───── Extracted data

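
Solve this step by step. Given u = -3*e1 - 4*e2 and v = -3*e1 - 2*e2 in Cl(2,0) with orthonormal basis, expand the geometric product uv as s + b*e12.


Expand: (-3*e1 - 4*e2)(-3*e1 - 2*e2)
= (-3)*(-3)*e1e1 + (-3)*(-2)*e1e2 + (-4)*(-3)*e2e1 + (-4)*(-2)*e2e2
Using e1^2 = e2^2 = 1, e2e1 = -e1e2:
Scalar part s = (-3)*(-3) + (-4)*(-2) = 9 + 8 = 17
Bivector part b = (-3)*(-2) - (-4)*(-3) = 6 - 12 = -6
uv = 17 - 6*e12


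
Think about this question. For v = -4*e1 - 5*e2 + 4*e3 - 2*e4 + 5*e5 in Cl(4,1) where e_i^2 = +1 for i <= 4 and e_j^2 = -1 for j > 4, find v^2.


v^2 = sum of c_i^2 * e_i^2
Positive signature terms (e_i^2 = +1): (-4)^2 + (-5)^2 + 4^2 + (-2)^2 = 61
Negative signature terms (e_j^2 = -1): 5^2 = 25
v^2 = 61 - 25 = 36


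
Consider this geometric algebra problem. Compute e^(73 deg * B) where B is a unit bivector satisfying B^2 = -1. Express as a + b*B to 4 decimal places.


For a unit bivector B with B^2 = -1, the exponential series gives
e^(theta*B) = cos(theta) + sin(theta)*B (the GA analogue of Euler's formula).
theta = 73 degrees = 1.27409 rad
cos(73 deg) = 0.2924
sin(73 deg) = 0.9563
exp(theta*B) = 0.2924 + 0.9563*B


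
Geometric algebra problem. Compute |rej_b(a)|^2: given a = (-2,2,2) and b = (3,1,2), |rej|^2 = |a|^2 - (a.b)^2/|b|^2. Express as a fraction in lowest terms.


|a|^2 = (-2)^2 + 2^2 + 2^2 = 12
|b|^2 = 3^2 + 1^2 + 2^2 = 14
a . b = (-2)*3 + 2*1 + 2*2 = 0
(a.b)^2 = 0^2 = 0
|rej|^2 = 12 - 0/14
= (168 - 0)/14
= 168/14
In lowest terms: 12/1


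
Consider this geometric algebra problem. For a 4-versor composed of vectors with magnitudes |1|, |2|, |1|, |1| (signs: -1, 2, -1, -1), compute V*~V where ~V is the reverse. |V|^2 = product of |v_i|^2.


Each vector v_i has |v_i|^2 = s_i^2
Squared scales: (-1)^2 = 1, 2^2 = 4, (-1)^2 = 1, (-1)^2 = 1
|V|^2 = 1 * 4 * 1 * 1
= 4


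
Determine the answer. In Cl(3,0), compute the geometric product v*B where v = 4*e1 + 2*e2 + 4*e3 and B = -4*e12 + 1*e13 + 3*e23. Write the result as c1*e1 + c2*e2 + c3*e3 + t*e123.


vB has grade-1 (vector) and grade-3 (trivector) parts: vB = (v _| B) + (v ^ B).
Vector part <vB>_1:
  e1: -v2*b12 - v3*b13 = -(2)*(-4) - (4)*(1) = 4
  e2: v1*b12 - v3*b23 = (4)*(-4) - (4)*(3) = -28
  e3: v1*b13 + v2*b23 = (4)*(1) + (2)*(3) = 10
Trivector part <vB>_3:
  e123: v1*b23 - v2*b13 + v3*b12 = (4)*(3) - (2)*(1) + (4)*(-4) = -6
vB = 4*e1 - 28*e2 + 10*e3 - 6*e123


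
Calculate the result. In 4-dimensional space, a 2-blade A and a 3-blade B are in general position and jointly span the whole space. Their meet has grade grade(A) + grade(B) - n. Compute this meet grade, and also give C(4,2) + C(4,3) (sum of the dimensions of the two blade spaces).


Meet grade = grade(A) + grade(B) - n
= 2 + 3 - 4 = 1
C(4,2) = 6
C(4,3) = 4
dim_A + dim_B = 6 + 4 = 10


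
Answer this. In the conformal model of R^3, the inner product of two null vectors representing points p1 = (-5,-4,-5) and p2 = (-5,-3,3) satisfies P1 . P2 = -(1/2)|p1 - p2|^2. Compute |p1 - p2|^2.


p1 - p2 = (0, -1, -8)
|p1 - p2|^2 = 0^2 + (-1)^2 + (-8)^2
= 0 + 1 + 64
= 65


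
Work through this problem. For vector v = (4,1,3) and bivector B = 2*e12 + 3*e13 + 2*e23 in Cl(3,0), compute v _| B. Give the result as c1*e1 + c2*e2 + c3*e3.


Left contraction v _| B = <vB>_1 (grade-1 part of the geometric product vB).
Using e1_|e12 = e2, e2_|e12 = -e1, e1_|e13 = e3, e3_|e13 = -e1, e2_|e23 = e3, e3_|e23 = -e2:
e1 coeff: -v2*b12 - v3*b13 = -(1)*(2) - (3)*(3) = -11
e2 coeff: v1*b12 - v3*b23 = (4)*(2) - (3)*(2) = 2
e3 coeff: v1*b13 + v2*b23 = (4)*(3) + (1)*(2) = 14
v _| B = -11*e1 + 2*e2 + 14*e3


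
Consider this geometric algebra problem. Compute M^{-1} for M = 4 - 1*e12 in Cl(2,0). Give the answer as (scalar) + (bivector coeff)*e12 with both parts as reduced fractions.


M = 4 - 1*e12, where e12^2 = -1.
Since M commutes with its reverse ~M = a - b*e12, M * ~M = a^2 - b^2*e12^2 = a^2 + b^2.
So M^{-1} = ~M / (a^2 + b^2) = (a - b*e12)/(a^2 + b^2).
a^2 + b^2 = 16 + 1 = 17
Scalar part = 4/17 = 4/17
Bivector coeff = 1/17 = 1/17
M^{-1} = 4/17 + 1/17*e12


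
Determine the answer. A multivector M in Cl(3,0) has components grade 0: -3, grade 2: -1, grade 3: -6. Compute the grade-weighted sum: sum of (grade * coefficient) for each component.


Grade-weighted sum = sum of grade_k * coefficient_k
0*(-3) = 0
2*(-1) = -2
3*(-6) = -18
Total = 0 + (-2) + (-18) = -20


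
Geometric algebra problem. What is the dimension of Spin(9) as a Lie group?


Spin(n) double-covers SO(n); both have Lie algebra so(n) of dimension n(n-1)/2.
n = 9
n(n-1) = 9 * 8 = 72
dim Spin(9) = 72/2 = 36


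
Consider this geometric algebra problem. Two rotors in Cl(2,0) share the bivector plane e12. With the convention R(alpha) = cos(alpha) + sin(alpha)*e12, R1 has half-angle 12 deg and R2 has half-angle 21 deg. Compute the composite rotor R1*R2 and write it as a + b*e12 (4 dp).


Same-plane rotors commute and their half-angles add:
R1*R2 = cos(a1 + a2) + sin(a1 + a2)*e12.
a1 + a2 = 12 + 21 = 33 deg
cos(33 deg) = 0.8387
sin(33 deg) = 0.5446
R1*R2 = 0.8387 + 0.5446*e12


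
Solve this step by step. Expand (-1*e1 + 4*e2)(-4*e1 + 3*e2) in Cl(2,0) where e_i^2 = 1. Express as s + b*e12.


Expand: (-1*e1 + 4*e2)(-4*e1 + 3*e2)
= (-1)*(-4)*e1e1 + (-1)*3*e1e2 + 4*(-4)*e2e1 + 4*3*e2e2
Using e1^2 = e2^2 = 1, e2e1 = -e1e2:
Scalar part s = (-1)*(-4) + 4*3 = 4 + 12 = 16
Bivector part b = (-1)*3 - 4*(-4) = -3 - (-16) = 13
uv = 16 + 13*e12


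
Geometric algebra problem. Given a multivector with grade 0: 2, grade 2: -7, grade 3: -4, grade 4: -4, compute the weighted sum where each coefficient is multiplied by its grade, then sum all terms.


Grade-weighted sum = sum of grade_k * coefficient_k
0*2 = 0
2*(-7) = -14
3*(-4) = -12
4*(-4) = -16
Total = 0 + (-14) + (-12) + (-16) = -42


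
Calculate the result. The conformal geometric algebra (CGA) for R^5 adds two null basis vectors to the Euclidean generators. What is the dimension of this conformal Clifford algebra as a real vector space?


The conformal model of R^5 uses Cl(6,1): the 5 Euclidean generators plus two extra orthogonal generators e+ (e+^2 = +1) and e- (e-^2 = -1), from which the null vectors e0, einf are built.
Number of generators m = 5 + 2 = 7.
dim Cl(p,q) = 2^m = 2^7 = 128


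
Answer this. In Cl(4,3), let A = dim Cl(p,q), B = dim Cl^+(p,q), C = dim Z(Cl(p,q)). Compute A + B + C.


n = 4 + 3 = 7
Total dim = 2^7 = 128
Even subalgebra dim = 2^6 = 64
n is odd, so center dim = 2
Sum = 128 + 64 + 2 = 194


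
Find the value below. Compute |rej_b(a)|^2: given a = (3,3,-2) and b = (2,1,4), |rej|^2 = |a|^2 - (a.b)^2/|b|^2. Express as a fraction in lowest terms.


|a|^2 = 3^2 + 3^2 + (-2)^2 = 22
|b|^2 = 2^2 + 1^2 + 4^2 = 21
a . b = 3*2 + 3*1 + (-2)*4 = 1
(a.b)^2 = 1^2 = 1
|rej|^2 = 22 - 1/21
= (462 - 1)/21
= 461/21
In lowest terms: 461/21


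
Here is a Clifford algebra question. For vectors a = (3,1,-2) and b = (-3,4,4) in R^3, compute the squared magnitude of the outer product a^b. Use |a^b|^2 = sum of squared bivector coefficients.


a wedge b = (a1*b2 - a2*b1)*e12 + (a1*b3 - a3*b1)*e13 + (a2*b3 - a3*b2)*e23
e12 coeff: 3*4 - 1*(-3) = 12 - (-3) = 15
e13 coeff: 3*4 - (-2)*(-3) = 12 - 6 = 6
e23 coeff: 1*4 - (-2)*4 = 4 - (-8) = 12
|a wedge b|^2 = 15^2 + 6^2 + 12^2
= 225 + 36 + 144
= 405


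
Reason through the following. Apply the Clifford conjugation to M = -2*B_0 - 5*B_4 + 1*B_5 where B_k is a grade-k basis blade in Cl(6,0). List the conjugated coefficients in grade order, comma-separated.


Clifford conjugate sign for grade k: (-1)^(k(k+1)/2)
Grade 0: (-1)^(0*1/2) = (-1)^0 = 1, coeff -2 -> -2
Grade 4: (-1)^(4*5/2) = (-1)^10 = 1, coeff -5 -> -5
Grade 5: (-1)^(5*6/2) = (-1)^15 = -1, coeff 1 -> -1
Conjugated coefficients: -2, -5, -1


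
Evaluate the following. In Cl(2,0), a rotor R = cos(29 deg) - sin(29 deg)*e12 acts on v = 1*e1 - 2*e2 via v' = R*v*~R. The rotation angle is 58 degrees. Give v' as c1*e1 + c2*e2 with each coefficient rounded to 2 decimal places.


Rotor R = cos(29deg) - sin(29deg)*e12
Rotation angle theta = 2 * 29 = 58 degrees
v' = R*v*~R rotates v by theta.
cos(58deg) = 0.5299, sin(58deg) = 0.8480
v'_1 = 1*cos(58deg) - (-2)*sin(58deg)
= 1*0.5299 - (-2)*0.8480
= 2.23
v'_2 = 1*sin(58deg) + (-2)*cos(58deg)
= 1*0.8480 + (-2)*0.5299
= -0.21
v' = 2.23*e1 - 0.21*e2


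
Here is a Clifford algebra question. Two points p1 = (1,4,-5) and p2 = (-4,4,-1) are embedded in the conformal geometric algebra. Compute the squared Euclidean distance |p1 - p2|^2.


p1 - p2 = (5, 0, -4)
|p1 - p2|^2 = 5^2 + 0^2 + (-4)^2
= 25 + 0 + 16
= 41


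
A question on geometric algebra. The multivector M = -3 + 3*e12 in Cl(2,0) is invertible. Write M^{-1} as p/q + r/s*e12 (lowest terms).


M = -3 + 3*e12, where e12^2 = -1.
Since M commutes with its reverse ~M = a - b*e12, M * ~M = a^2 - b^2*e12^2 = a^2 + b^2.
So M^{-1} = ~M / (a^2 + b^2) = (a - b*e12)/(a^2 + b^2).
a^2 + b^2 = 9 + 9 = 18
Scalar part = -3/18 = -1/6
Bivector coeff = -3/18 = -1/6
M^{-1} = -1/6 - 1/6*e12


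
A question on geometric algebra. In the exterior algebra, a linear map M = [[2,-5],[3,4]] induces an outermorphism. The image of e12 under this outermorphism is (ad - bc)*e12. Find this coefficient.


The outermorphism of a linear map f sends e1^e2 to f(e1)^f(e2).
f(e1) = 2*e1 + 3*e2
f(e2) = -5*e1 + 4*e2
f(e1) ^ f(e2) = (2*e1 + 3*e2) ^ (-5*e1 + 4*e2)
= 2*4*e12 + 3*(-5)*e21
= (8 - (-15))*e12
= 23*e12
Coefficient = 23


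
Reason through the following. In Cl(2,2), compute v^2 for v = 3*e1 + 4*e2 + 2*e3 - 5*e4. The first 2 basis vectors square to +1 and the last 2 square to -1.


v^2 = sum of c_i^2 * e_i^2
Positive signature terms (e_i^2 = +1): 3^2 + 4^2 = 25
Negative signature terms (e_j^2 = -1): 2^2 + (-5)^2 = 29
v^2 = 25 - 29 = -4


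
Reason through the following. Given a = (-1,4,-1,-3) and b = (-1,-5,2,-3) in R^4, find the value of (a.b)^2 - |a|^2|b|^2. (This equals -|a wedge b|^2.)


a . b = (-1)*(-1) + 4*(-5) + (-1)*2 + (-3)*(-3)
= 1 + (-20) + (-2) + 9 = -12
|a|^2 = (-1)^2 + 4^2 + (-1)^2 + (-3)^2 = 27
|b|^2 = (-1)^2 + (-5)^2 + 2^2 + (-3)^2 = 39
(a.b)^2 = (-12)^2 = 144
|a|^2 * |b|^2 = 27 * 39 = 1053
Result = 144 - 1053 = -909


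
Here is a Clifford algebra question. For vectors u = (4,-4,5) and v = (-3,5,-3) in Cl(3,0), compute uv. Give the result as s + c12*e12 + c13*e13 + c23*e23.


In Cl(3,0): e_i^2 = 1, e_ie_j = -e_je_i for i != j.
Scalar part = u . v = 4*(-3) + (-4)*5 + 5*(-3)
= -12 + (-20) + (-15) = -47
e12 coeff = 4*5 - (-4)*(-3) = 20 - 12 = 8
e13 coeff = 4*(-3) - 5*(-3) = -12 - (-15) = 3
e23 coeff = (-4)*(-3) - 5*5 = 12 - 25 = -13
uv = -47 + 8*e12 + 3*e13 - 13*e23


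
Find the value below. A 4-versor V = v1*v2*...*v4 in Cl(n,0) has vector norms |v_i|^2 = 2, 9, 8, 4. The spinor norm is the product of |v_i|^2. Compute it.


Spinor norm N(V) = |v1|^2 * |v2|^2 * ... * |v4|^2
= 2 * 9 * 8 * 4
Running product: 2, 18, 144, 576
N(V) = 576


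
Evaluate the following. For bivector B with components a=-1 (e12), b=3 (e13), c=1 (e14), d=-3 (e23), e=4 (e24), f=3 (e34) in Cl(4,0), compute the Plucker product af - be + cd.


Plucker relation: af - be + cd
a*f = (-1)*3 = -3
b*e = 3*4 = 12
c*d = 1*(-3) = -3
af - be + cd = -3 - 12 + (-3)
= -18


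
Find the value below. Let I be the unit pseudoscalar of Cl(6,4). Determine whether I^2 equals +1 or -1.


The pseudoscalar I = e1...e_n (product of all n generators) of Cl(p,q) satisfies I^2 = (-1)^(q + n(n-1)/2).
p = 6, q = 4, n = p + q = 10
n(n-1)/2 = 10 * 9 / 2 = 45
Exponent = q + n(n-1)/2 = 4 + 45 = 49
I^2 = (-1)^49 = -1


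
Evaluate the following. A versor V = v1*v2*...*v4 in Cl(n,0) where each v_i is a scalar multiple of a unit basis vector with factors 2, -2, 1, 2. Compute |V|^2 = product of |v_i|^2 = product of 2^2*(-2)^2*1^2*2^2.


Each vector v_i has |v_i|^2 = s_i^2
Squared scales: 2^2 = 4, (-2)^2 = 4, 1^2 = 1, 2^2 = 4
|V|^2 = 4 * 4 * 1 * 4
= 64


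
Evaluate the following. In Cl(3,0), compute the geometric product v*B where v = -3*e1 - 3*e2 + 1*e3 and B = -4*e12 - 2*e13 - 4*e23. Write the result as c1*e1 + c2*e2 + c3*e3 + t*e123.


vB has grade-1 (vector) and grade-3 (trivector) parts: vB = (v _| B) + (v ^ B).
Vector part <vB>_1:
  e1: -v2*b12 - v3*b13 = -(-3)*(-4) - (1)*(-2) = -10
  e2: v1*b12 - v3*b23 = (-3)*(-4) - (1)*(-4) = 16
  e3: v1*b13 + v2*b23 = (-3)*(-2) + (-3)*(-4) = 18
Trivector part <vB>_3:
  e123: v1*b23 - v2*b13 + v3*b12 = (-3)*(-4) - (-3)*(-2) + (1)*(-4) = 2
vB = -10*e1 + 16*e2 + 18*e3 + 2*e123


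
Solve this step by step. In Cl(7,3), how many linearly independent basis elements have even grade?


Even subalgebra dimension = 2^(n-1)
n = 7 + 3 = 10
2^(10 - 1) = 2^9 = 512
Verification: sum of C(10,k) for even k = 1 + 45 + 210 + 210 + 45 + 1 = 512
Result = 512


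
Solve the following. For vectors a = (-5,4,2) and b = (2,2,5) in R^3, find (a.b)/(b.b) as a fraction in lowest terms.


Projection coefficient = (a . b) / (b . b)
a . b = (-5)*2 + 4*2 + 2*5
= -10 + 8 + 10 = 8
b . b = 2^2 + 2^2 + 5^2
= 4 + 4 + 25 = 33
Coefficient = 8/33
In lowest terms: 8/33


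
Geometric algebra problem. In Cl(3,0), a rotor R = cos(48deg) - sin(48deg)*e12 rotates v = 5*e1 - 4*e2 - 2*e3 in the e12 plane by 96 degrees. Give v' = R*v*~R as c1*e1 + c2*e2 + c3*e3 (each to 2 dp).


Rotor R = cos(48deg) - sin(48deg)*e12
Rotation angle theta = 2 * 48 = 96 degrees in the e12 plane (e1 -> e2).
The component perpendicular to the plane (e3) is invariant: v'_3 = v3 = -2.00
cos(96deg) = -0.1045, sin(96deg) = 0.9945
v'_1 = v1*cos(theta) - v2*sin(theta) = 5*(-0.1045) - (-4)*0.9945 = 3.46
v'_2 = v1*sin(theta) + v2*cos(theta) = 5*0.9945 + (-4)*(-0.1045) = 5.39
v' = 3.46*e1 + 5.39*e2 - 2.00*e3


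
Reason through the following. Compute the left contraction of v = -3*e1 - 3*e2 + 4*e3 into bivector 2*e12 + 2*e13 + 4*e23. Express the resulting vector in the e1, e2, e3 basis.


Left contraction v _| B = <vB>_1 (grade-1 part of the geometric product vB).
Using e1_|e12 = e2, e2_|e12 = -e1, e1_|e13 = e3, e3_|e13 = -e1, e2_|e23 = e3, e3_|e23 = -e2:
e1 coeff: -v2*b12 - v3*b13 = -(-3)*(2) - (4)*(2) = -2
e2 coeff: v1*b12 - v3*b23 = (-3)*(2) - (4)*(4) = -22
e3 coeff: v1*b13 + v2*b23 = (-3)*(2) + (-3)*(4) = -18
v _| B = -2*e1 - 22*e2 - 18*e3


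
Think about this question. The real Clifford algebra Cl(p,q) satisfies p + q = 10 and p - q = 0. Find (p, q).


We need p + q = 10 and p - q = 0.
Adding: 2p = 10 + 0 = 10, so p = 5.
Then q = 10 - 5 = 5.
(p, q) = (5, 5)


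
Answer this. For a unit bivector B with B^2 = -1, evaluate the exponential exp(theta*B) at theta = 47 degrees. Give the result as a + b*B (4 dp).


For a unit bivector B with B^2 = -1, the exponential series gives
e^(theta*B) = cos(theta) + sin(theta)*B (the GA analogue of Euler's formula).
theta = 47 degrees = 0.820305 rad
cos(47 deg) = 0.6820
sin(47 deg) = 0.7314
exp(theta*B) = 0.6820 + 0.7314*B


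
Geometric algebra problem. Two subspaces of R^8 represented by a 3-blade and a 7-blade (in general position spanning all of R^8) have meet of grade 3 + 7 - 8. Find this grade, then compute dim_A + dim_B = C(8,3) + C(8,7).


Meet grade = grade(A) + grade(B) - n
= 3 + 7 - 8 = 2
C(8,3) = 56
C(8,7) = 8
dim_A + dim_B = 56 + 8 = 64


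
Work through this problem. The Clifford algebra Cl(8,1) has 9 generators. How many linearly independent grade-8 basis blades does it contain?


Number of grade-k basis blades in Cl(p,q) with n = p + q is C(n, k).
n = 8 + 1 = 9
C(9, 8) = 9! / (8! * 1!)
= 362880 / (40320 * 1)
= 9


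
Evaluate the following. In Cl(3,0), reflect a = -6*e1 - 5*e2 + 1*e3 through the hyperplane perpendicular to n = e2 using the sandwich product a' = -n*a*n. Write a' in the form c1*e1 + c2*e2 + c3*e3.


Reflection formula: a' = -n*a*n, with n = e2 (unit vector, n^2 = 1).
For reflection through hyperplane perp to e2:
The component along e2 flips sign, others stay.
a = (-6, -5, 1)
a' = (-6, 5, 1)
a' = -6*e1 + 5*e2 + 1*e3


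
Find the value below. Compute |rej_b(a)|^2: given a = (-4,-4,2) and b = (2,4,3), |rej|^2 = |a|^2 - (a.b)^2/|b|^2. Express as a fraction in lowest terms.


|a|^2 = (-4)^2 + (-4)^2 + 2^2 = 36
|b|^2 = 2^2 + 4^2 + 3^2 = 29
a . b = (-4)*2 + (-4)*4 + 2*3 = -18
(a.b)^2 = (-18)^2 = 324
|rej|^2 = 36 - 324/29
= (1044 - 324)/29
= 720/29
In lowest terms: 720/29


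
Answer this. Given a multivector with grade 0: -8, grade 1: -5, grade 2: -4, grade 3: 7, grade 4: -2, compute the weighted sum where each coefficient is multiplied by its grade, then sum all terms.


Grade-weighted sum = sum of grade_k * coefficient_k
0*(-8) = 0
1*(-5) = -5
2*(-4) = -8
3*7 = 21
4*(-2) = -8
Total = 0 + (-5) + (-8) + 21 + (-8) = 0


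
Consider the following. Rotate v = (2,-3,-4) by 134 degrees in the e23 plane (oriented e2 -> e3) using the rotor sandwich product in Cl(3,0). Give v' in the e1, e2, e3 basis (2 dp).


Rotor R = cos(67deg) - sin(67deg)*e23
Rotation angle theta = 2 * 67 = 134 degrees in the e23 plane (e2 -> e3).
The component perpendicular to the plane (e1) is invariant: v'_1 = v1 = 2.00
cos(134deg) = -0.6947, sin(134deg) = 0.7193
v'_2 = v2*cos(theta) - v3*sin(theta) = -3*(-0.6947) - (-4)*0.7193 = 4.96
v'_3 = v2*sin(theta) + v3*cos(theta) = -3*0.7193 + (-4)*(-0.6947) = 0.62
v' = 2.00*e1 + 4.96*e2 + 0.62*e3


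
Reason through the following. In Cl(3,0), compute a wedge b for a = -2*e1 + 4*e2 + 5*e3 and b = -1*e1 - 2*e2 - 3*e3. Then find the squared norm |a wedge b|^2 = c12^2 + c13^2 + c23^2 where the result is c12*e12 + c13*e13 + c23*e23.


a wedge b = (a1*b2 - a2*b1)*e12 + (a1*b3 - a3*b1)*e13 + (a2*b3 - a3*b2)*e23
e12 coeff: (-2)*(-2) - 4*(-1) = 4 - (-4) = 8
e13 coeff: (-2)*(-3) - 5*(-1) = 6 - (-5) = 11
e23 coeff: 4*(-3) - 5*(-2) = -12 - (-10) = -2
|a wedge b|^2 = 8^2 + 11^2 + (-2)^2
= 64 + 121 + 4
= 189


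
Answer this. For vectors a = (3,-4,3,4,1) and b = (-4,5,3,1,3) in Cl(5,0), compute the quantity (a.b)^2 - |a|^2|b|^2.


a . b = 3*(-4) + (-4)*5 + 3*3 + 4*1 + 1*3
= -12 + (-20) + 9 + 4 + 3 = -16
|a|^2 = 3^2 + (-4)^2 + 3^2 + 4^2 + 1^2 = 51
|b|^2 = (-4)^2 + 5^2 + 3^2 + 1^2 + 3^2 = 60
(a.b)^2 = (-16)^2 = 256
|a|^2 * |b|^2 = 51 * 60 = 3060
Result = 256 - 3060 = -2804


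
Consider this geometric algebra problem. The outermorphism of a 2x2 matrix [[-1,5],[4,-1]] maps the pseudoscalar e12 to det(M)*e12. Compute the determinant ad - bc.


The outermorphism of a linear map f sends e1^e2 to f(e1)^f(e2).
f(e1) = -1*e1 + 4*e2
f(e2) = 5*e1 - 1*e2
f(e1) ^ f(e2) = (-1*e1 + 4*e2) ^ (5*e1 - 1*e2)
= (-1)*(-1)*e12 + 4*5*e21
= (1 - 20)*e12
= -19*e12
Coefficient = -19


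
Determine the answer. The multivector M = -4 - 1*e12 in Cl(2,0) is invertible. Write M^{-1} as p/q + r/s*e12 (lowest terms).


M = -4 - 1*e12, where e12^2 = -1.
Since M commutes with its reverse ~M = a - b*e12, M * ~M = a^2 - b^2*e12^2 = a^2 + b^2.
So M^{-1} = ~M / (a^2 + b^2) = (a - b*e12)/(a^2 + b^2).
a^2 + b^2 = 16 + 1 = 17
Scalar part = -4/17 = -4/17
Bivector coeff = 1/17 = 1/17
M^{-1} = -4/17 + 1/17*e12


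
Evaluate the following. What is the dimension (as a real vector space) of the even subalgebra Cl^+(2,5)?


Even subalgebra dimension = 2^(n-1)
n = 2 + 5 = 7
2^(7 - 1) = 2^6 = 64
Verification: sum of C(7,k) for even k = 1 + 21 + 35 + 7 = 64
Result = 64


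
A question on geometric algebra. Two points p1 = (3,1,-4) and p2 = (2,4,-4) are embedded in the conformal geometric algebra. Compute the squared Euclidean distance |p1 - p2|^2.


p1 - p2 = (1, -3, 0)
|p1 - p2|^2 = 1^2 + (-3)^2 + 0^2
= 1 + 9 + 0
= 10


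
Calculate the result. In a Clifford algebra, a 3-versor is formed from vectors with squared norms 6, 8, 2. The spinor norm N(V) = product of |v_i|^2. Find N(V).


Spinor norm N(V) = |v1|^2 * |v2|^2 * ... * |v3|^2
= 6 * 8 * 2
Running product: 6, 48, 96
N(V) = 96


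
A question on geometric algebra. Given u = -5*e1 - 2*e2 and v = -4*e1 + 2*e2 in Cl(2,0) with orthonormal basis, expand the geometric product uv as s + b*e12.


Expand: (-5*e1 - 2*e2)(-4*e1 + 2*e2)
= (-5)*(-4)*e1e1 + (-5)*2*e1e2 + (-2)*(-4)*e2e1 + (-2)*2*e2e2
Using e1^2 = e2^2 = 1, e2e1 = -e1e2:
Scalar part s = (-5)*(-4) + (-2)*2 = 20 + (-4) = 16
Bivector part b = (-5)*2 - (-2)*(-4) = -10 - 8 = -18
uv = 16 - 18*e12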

──────────

Output the lines from the one with "Determine the answer. The" through the end of the records above, exactly, including both ends, and nothing besides.

**Completed exercise:**
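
Determine the answer. The multivector M = -4 - 1*e12 in Cl(2,0) is invertible. Write M^{-1} as p/q + r/s*e12 (lowest terms).


M = -4 - 1*e12, where e12^2 = -1.
Since M commutes with its reverse ~M = a - b*e12, M * ~M = a^2 - b^2*e12^2 = a^2 + b^2.
So M^{-1} = ~M / (a^2 + b^2) = (a - b*e12)/(a^2 + b^2).
a^2 + b^2 = 16 + 1 = 17
Scalar part = -4/17 = -4/17
Bivector coeff = 1/17 = 1/17
M^{-1} = -4/17 + 1/17*e12


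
Evaluate the following. What is the dimension (as a real vector space) of the even subalgebra Cl^+(2,5)?


Even subalgebra dimension = 2^(n-1)
n = 2 + 5 = 7
2^(7 - 1) = 2^6 = 64
Verification: sum of C(7,k) for even k = 1 + 21 + 35 + 7 = 64
Result = 64


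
A question on geometric algebra. Two points p1 = (3,1,-4) and p2 = (2,4,-4) are embedded in the conformal geometric algebra. Compute the squared Euclidean distance |p1 - p2|^2.


p1 - p2 = (1, -3, 0)
|p1 - p2|^2 = 1^2 + (-3)^2 + 0^2
= 1 + 9 + 0
= 10


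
Calculate the result. In a Clifford algebra, a 3-versor is formed from vectors with squared norms 6, 8, 2. The spinor norm N(V) = product of |v_i|^2. Find N(V).


Spinor norm N(V) = |v1|^2 * |v2|^2 * ... * |v3|^2
= 6 * 8 * 2
Running product: 6, 48, 96
N(V) = 96


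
A question on geometric algebra. Given u = -5*e1 - 2*e2 and v = -4*e1 + 2*e2 in Cl(2,0) with orthonormal basis, expand the geometric product uv as s + b*e12.


Expand: (-5*e1 - 2*e2)(-4*e1 + 2*e2)
= (-5)*(-4)*e1e1 + (-5)*2*e1e2 + (-2)*(-4)*e2e1 + (-2)*2*e2e2
Using e1^2 = e2^2 = 1, e2e1 = -e1e2:
Scalar part s = (-5)*(-4) + (-2)*2 = 20 + (-4) = 16
Bivector part b = (-5)*2 - (-2)*(-4) = -10 - 8 = -18
uv = 16 - 18*e12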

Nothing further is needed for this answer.